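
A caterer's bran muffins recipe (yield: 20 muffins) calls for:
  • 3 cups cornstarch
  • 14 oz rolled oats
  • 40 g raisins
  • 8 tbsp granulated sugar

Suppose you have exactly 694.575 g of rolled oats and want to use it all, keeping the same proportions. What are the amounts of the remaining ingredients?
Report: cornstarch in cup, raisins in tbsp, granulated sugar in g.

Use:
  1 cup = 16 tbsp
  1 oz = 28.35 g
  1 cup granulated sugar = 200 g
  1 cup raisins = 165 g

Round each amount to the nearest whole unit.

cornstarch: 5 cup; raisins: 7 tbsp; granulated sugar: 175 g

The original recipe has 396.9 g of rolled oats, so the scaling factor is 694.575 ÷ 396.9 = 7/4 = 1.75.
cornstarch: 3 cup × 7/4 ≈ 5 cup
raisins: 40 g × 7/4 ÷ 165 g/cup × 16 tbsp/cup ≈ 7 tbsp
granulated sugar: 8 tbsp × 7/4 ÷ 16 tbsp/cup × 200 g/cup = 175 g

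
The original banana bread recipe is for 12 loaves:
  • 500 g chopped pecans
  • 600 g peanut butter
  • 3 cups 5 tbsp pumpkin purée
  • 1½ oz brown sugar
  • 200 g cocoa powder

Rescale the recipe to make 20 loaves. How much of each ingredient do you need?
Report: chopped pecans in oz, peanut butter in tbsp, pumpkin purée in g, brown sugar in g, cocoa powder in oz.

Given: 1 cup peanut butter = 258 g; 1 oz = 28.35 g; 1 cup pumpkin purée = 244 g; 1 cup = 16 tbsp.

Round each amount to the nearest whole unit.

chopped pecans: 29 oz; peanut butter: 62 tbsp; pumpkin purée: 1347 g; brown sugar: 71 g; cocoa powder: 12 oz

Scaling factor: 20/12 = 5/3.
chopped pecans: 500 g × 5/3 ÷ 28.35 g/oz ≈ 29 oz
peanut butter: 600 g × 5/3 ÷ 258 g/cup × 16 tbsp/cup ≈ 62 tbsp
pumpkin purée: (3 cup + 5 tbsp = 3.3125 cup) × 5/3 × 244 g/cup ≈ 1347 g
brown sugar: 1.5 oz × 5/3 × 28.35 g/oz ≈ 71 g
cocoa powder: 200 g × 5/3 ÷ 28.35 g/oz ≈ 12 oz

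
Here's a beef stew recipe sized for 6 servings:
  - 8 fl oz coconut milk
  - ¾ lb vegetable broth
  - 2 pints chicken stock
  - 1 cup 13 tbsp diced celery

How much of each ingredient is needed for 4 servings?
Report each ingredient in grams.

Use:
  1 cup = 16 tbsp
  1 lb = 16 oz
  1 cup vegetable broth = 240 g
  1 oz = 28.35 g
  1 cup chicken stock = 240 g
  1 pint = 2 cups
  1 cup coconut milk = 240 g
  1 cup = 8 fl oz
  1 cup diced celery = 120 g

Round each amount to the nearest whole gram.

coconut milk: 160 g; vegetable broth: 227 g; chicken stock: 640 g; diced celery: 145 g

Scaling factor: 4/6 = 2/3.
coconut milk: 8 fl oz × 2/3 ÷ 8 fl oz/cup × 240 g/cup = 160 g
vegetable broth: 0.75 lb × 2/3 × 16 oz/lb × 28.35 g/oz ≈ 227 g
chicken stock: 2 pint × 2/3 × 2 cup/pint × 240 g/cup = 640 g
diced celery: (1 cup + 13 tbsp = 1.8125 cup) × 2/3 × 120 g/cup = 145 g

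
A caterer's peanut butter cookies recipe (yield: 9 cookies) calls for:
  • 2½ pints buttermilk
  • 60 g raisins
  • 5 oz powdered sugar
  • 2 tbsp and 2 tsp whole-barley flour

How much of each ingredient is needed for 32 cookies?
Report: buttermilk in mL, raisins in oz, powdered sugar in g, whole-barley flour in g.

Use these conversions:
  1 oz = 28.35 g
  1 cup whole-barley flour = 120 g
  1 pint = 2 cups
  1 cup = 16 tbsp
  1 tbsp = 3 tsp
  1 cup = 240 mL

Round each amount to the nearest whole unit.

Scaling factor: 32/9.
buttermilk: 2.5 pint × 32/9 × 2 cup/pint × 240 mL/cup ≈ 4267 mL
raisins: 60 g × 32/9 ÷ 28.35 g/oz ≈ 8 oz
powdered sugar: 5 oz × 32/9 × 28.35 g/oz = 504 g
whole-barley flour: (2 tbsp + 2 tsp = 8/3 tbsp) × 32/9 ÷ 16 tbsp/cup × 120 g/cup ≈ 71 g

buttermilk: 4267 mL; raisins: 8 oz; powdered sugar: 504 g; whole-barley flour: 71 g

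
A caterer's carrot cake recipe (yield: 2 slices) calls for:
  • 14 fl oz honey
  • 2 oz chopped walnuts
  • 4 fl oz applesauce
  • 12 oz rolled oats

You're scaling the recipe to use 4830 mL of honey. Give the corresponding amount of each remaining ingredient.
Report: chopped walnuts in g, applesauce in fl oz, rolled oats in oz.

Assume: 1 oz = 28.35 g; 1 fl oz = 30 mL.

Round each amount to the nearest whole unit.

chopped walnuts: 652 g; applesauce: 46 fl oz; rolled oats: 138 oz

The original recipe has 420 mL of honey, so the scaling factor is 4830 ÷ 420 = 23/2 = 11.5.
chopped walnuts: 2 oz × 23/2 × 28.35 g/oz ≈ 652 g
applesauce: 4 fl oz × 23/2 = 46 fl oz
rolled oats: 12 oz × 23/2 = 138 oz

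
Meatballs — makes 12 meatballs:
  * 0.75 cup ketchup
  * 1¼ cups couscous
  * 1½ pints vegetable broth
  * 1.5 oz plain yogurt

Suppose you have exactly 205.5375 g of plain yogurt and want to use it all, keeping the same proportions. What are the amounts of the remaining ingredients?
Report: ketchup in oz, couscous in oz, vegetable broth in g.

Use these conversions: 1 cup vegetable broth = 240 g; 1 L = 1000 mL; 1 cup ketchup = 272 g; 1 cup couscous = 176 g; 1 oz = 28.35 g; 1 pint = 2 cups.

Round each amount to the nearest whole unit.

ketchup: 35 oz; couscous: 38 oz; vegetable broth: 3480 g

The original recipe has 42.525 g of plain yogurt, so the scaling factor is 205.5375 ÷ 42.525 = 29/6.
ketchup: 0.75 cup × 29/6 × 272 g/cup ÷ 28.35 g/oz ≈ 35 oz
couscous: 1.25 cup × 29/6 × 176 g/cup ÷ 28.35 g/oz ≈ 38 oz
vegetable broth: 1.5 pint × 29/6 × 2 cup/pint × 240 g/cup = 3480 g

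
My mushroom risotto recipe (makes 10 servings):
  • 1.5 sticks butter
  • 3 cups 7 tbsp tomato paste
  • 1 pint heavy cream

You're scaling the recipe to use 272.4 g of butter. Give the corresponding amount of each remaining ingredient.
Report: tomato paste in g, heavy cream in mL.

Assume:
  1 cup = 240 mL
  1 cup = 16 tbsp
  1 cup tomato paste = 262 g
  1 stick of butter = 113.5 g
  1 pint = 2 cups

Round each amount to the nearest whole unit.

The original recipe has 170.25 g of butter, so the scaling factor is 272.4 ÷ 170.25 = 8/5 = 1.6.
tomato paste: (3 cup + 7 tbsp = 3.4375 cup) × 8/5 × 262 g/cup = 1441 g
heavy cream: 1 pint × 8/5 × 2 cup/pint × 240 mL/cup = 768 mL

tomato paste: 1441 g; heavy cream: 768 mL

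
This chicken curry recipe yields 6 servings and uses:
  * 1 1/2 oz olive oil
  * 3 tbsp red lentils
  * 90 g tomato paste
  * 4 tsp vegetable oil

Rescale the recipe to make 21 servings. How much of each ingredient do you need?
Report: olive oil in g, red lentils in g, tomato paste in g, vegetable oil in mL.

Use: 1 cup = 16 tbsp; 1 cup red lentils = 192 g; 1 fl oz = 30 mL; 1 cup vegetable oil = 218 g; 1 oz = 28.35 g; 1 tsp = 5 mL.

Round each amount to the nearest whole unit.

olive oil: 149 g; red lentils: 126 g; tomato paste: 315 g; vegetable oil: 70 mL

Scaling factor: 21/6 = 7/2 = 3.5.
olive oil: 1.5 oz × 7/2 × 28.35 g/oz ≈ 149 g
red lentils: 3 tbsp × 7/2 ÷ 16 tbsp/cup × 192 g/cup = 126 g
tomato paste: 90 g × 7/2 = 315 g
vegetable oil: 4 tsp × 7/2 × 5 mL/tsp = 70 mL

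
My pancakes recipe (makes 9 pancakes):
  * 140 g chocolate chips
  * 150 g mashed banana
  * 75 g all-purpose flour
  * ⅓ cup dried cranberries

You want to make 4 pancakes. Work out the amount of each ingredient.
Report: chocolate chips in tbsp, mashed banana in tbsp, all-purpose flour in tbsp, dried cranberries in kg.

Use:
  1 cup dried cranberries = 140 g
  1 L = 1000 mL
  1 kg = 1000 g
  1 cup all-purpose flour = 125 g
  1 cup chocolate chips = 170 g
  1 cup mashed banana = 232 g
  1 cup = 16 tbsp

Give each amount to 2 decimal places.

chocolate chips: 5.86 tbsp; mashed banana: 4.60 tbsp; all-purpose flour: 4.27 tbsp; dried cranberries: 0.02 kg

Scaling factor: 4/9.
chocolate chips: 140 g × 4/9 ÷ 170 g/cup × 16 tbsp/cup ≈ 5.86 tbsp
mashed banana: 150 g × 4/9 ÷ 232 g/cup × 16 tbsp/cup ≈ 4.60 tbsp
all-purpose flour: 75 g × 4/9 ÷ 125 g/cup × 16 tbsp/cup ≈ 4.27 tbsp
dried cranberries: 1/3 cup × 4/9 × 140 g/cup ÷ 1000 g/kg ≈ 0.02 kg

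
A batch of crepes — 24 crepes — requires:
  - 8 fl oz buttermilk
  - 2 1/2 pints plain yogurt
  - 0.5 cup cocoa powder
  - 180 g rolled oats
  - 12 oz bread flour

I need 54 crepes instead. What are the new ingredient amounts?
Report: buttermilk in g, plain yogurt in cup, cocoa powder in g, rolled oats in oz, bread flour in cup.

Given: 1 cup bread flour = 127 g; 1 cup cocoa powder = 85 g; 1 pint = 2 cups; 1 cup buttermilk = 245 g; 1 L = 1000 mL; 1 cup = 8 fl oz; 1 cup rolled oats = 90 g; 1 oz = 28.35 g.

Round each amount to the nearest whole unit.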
---+---
About this task: Up to and including the line with "tbsp granulated sugar", print every line of the records from the start.

Solution to the problem:
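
A caterer's bran muffins recipe (yield: 20 muffins) calls for:
  • 3 cups cornstarch
  • 14 oz rolled oats
  • 40 g raisins
  • 8 tbsp granulated sugar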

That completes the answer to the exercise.